--- START ---

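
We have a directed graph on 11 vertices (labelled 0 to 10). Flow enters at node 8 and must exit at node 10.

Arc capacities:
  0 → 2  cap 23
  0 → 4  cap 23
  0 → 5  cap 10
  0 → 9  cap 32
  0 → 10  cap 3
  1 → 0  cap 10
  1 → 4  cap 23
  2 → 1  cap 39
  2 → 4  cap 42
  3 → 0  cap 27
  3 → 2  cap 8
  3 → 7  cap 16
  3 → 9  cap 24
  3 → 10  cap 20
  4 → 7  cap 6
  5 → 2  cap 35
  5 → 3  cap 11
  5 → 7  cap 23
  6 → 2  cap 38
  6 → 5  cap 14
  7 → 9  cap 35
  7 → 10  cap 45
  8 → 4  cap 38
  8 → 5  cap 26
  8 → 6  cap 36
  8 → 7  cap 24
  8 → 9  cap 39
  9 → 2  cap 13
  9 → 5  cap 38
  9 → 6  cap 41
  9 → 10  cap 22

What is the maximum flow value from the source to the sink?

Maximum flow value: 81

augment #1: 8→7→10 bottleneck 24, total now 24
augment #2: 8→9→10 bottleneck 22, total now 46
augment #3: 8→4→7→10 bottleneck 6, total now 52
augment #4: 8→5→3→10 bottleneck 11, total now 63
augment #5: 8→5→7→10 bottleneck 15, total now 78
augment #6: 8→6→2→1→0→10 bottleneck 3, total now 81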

--- END ---
--- START ---

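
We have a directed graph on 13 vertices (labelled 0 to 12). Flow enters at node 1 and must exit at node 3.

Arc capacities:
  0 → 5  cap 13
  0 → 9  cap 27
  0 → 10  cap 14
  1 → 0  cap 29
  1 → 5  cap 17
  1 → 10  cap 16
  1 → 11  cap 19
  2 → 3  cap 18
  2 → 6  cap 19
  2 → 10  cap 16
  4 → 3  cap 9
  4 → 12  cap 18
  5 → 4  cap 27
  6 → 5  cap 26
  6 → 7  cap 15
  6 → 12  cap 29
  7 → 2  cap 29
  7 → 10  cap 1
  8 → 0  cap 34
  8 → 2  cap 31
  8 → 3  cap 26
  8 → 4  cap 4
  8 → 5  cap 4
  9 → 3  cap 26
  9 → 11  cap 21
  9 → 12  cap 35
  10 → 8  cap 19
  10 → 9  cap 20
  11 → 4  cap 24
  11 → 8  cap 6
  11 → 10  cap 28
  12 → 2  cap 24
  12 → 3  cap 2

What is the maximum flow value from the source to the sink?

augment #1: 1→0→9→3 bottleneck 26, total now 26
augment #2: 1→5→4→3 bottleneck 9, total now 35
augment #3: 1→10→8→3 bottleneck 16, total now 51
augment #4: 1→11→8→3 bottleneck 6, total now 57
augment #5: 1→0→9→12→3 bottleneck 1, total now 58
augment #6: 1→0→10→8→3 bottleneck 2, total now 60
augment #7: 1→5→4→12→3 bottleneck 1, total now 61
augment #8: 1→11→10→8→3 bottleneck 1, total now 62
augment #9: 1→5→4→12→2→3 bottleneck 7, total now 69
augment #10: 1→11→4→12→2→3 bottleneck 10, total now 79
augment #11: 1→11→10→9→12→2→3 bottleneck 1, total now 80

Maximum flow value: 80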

--- END ---
--- START ---

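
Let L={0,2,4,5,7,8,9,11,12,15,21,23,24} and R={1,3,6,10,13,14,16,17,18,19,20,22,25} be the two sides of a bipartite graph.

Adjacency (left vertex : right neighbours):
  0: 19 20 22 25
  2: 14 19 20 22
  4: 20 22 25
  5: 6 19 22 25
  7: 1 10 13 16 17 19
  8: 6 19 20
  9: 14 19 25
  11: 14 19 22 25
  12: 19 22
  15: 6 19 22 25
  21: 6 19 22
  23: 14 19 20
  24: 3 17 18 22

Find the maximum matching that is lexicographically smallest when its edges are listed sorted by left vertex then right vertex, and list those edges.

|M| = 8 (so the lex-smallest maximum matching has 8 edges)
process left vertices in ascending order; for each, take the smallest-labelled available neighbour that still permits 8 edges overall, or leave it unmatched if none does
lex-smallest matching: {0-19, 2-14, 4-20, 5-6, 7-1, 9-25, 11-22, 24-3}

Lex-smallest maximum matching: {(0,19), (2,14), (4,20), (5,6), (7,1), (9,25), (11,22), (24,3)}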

--- END ---

→ Try it
Look for the word "exit". Copy out every line of the data that has it.

→ Task output
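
We have a directed graph on 11 vertices (labelled 0 to 10). Flow enters at node 8 and must exit at node 10.
We have a directed graph on 13 vertices (labelled 0 to 12). Flow enters at node 1 and must exit at node 3.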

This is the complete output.